■ YOUR ASSIGNMENT
Reprint every entry, character for character.
DATASET RECORDS section start
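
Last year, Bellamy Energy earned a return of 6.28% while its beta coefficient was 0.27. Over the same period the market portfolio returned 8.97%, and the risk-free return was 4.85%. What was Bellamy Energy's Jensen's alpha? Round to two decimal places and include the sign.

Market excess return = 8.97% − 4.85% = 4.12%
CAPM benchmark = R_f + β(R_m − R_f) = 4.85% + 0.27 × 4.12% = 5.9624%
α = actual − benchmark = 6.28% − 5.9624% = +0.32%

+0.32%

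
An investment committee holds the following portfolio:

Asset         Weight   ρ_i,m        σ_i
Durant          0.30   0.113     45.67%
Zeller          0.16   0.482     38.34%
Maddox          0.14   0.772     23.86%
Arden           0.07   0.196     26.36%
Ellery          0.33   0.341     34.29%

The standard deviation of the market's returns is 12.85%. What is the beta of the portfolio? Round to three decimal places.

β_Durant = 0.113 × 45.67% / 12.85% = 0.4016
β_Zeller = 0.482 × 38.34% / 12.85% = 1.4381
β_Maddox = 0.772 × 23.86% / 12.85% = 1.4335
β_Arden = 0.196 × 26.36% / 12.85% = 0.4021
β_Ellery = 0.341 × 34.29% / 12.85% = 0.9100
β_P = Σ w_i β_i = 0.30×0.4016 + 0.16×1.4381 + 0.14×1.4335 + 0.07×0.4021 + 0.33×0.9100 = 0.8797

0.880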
DATASET RECORDS section end
■ YOUR RESPONSE
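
Last year, Bellamy Energy earned a return of 6.28% while its beta coefficient was 0.27. Over the same period the market portfolio returned 8.97%, and the risk-free return was 4.85%. What was Bellamy Energy's Jensen's alpha? Round to two decimal places and include the sign.

Market excess return = 8.97% − 4.85% = 4.12%
CAPM benchmark = R_f + β(R_m − R_f) = 4.85% + 0.27 × 4.12% = 5.9624%
α = actual − benchmark = 6.28% − 5.9624% = +0.32%

+0.32%

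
An investment committee holds the following portfolio:

Asset         Weight   ρ_i,m        σ_i
Durant          0.30   0.113     45.67%
Zeller          0.16   0.482     38.34%
Maddox          0.14   0.772     23.86%
Arden           0.07   0.196     26.36%
Ellery          0.33   0.341     34.29%

The standard deviation of the market's returns is 12.85%. What is the beta of the portfolio? Round to three decimal places.

β_Durant = 0.113 × 45.67% / 12.85% = 0.4016
β_Zeller = 0.482 × 38.34% / 12.85% = 1.4381
β_Maddox = 0.772 × 23.86% / 12.85% = 1.4335
β_Arden = 0.196 × 26.36% / 12.85% = 0.4021
β_Ellery = 0.341 × 34.29% / 12.85% = 0.9100
β_P = Σ w_i β_i = 0.30×0.4016 + 0.16×1.4381 + 0.14×1.4335 + 0.07×0.4021 + 0.33×0.9100 = 0.8797

0.880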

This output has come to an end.